Collected data entries
┏━━
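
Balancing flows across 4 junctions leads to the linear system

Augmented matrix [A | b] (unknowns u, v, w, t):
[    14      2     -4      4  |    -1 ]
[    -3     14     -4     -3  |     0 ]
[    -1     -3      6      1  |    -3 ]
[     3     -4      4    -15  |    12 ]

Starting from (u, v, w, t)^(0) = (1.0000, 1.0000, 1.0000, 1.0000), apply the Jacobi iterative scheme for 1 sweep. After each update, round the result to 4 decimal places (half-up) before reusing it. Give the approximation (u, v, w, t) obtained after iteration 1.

Iteration 1:
  u = (-1 - (2)·1.0000 - (-4)·1.0000 - (4)·1.0000) / (14) = -0.2143
  v = (0 - (-3)·1.0000 - (-4)·1.0000 - (-3)·1.0000) / (14) = 0.7143
  w = (-3 - (-1)·1.0000 - (-3)·1.0000 - (1)·1.0000) / (6) = 0.0000
  t = (12 - (3)·1.0000 - (-4)·1.0000 - (4)·1.0000) / (-15) = -0.6000

(-0.2143, 0.7143, 0.0000, -0.6000)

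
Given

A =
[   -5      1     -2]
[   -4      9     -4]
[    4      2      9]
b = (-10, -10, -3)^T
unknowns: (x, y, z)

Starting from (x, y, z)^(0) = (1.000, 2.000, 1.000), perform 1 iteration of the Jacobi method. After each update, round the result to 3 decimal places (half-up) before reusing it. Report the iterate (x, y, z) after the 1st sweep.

(2.000, -0.222, -1.222)

Iteration 1:
  x = (-10 - (1)·2.000 - (-2)·1.000) / (-5) = 2.000
  y = (-10 - (-4)·1.000 - (-4)·1.000) / (9) = -0.222
  z = (-3 - (4)·1.000 - (2)·2.000) / (9) = -1.222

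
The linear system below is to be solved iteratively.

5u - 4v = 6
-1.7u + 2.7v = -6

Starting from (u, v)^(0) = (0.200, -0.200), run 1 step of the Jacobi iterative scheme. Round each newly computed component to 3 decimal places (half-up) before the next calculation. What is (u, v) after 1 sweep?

(1.040, -2.096)

Iteration 1:
  u = (6 - (-4)·-0.200) / (5) = 1.040
  v = (-6 - (-1.7)·0.200) / (2.7) = -2.096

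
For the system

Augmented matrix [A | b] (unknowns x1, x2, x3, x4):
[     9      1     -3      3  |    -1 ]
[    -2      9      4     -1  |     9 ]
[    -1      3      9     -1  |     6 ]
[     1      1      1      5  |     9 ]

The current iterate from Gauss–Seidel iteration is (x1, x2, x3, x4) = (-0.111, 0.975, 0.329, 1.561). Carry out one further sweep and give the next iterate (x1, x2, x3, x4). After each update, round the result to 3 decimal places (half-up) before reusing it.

(-0.630, 0.887, 0.474, 1.654)

One sweep:
  x1 = (-1 - (1)·0.975 - (-3)·0.329 - (3)·1.561) / (9) = -0.630
  x2 = (9 - (-2)·-0.630 - (4)·0.329 - (-1)·1.561) / (9) = 0.887
  x3 = (6 - (-1)·-0.630 - (3)·0.887 - (-1)·1.561) / (9) = 0.474
  x4 = (9 - (1)·-0.630 - (1)·0.887 - (1)·0.474) / (5) = 1.654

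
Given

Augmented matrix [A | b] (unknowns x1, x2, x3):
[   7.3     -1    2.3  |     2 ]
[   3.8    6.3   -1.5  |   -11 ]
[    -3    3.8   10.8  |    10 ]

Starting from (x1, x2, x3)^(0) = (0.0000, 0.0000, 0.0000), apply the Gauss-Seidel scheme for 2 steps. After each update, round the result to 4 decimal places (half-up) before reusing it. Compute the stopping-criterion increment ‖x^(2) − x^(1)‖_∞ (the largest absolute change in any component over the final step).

Iteration 1:
  x1 = (2 - (-1)·0.0000 - (2.3)·0.0000) / (7.3) = 0.2740
  x2 = (-11 - (3.8)·0.2740 - (-1.5)·0.0000) / (6.3) = -1.9113
  x3 = (10 - (-3)·0.2740 - (3.8)·-1.9113) / (10.8) = 1.6745
Iteration 2:
  x1 = (2 - (-1)·-1.9113 - (2.3)·1.6745) / (7.3) = -0.5154
  x2 = (-11 - (3.8)·-0.5154 - (-1.5)·1.6745) / (6.3) = -1.0365
  x3 = (10 - (-3)·-0.5154 - (3.8)·-1.0365) / (10.8) = 1.1475
Change: (-0.7894, 0.8748, -0.5270) → max |·| = 0.8748

0.8748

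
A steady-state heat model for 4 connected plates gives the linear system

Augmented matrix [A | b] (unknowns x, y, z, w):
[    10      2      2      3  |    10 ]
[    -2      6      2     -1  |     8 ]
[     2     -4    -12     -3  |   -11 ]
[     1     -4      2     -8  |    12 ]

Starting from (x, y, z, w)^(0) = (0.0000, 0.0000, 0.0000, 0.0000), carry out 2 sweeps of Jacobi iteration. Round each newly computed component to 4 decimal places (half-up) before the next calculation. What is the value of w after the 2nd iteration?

Iteration 1:
  x = (10 - (2)·0.0000 - (2)·0.0000 - (3)·0.0000) / (10) = 1.0000
  y = (8 - (-2)·0.0000 - (2)·0.0000 - (-1)·0.0000) / (6) = 1.3333
  z = (-11 - (2)·0.0000 - (-4)·0.0000 - (-3)·0.0000) / (-12) = 0.9167
  w = (12 - (1)·0.0000 - (-4)·0.0000 - (2)·0.0000) / (-8) = -1.5000
Iteration 2:
  x = (10 - (2)·1.3333 - (2)·0.9167 - (3)·-1.5000) / (10) = 1.0000
  y = (8 - (-2)·1.0000 - (2)·0.9167 - (-1)·-1.5000) / (6) = 1.1111
  z = (-11 - (2)·1.0000 - (-4)·1.3333 - (-3)·-1.5000) / (-12) = 1.0139
  w = (12 - (1)·1.0000 - (-4)·1.3333 - (2)·0.9167) / (-8) = -1.8125

-1.8125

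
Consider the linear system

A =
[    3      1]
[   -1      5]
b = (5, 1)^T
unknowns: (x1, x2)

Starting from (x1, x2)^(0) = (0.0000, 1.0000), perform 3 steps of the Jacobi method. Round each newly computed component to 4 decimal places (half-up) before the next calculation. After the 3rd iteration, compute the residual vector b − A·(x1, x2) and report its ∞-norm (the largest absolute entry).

0.0889

Iteration 1:
  x1 = (5 - (1)·1.0000) / (3) = 1.3333
  x2 = (1 - (-1)·0.0000) / (5) = 0.2000
Iteration 2:
  x1 = (5 - (1)·0.2000) / (3) = 1.6000
  x2 = (1 - (-1)·1.3333) / (5) = 0.4667
Iteration 3:
  x1 = (5 - (1)·0.4667) / (3) = 1.5111
  x2 = (1 - (-1)·1.6000) / (5) = 0.5200
Residual b − A·x = (-0.0533, -0.0889); ∞-norm = 0.0889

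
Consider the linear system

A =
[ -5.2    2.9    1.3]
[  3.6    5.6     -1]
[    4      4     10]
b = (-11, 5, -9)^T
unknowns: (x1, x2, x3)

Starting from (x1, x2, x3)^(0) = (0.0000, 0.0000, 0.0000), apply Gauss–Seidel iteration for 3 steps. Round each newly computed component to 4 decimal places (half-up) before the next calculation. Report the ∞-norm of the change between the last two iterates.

Iteration 1:
  x1 = (-11 - (2.9)·0.0000 - (1.3)·0.0000) / (-5.2) = 2.1154
  x2 = (5 - (3.6)·2.1154 - (-1)·0.0000) / (5.6) = -0.4670
  x3 = (-9 - (4)·2.1154 - (4)·-0.4670) / (10) = -1.5594
Iteration 2:
  x1 = (-11 - (2.9)·-0.4670 - (1.3)·-1.5594) / (-5.2) = 1.4651
  x2 = (5 - (3.6)·1.4651 - (-1)·-1.5594) / (5.6) = -0.3275
  x3 = (-9 - (4)·1.4651 - (4)·-0.3275) / (10) = -1.3550
Iteration 3:
  x1 = (-11 - (2.9)·-0.3275 - (1.3)·-1.3550) / (-5.2) = 1.5940
  x2 = (5 - (3.6)·1.5940 - (-1)·-1.3550) / (5.6) = -0.3738
  x3 = (-9 - (4)·1.5940 - (4)·-0.3738) / (10) = -1.3881
Change: (0.1289, -0.0463, -0.0331) → max |·| = 0.1289

0.1289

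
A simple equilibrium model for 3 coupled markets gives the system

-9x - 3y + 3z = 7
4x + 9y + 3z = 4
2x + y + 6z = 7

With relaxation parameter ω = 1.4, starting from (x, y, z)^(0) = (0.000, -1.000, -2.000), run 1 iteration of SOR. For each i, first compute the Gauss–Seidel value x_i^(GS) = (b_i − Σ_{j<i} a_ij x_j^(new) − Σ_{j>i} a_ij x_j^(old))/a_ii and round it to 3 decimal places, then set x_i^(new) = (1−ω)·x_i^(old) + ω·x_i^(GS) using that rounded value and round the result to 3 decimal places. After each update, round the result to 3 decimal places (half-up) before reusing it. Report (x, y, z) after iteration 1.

Iteration 1:
  x: GS value = (7 - (-3)·-1.000 - (3)·-2.000) / (-9) = -1.111;  x ← (1−ω)·0.000 + ω·-1.111 = -1.555
  y: GS value = (4 - (4)·-1.555 - (3)·-2.000) / (9) = 1.802;  y ← (1−ω)·-1.000 + ω·1.802 = 2.923
  z: GS value = (7 - (2)·-1.555 - (1)·2.923) / (6) = 1.198;  z ← (1−ω)·-2.000 + ω·1.198 = 2.477

(-1.555, 2.923, 2.477)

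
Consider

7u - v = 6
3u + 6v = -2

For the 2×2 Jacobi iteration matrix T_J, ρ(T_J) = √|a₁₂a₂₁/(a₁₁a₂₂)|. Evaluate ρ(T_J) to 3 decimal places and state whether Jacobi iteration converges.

a₁₂a₂₁/(a₁₁a₂₂) = (-1)·(3) / ((7)·(6)) = -0.071429
ρ = √|-0.071429| = √0.071429 = 0.267
ρ < 1, so Jacobi converges

0.267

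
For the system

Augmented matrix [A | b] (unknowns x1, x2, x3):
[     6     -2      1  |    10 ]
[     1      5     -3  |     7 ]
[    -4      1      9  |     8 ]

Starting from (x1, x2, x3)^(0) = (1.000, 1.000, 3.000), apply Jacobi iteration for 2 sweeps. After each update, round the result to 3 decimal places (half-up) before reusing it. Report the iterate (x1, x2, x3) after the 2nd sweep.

(2.463, 1.833, 1.222)

Iteration 1:
  x1 = (10 - (-2)·1.000 - (1)·3.000) / (6) = 1.500
  x2 = (7 - (1)·1.000 - (-3)·3.000) / (5) = 3.000
  x3 = (8 - (-4)·1.000 - (1)·1.000) / (9) = 1.222
Iteration 2:
  x1 = (10 - (-2)·3.000 - (1)·1.222) / (6) = 2.463
  x2 = (7 - (1)·1.500 - (-3)·1.222) / (5) = 1.833
  x3 = (8 - (-4)·1.500 - (1)·3.000) / (9) = 1.222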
┗━━
* [YOUR GOAL]: Reproduce exactly the lines above from the line with "2x + y + 6z = 7" to the line with "3u + 6v = -2", including both, and add nothing.

* [RESULT OF THIS TASK]:
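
2x + y + 6z = 7

With relaxation parameter ω = 1.4, starting from (x, y, z)^(0) = (0.000, -1.000, -2.000), run 1 iteration of SOR. For each i, first compute the Gauss–Seidel value x_i^(GS) = (b_i − Σ_{j<i} a_ij x_j^(new) − Σ_{j>i} a_ij x_j^(old))/a_ii and round it to 3 decimal places, then set x_i^(new) = (1−ω)·x_i^(old) + ω·x_i^(GS) using that rounded value and round the result to 3 decimal places. After each update, round the result to 3 decimal places (half-up) before reusing it. Report (x, y, z) after iteration 1.

Iteration 1:
  x: GS value = (7 - (-3)·-1.000 - (3)·-2.000) / (-9) = -1.111;  x ← (1−ω)·0.000 + ω·-1.111 = -1.555
  y: GS value = (4 - (4)·-1.555 - (3)·-2.000) / (9) = 1.802;  y ← (1−ω)·-1.000 + ω·1.802 = 2.923
  z: GS value = (7 - (2)·-1.555 - (1)·2.923) / (6) = 1.198;  z ← (1−ω)·-2.000 + ω·1.198 = 2.477

(-1.555, 2.923, 2.477)

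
Consider

7u - v = 6
3u + 6v = -2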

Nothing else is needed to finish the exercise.